## Description of the task
Restate the full set of records exactly, word for word.

## Collected data entries
-*-

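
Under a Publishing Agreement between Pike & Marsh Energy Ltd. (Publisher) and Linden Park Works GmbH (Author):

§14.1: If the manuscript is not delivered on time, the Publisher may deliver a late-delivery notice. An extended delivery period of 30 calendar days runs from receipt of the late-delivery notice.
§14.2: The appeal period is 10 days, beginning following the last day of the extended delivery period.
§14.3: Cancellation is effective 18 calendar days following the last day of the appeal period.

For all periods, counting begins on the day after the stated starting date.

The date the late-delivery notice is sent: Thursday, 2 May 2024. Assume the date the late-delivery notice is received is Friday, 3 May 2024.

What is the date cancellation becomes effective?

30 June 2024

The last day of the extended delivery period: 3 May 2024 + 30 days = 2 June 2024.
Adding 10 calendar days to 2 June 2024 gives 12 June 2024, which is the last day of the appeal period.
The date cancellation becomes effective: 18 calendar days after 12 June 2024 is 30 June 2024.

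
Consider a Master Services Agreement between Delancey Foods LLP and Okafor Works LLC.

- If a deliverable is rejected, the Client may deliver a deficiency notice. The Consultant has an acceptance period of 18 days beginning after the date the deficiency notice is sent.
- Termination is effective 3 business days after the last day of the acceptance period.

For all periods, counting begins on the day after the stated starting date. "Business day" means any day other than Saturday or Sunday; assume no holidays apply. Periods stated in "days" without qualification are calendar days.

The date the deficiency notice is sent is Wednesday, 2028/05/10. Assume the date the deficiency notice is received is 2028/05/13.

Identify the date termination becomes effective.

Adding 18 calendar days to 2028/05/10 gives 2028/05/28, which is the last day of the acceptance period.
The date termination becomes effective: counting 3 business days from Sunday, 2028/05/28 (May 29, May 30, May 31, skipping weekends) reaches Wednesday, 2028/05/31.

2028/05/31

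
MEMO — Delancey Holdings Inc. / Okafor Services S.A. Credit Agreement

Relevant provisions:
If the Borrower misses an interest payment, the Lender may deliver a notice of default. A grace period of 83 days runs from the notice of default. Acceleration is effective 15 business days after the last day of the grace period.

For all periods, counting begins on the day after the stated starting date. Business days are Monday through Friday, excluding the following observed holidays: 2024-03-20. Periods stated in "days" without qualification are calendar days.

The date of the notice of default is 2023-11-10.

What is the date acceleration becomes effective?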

-*-

## Reply to the exercise
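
Under a Publishing Agreement between Pike & Marsh Energy Ltd. (Publisher) and Linden Park Works GmbH (Author):

§14.1: If the manuscript is not delivered on time, the Publisher may deliver a late-delivery notice. An extended delivery period of 30 calendar days runs from receipt of the late-delivery notice.
§14.2: The appeal period is 10 days, beginning following the last day of the extended delivery period.
§14.3: Cancellation is effective 18 calendar days following the last day of the appeal period.

For all periods, counting begins on the day after the stated starting date.

The date the late-delivery notice is sent: Thursday, 2 May 2024. Assume the date the late-delivery notice is received is Friday, 3 May 2024.

What is the date cancellation becomes effective?

30 June 2024

The last day of the extended delivery period: 3 May 2024 + 30 days = 2 June 2024.
Adding 10 calendar days to 2 June 2024 gives 12 June 2024, which is the last day of the appeal period.
The date cancellation becomes effective: 18 calendar days after 12 June 2024 is 30 June 2024.

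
Consider a Master Services Agreement between Delancey Foods LLP and Okafor Works LLC.

- If a deliverable is rejected, the Client may deliver a deficiency notice. The Consultant has an acceptance period of 18 days beginning after the date the deficiency notice is sent.
- Termination is effective 3 business days after the last day of the acceptance period.

For all periods, counting begins on the day after the stated starting date. "Business day" means any day other than Saturday or Sunday; assume no holidays apply. Periods stated in "days" without qualification are calendar days.

The date the deficiency notice is sent is Wednesday, 2028/05/10. Assume the date the deficiency notice is received is 2028/05/13.

Identify the date termination becomes effective.

Adding 18 calendar days to 2028/05/10 gives 2028/05/28, which is the last day of the acceptance period.
The date termination becomes effective: counting 3 business days from Sunday, 2028/05/28 (May 29, May 30, May 31, skipping weekends) reaches Wednesday, 2028/05/31.

2028/05/31

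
MEMO — Delancey Holdings Inc. / Okafor Services S.A. Credit Agreement

Relevant provisions:
If the Borrower misses an interest payment, the Lender may deliver a notice of default. A grace period of 83 days runs from the notice of default. Acceleration is effective 15 business days after the last day of the grace period.

For all periods, counting begins on the day after the stated starting date. Business days are Monday through Friday, excluding the following observed holidays: 2024-03-20. Periods stated in "days" without qualification are calendar days.

The date of the notice of default is 2023-11-10.

What is the date acceleration becomes effective?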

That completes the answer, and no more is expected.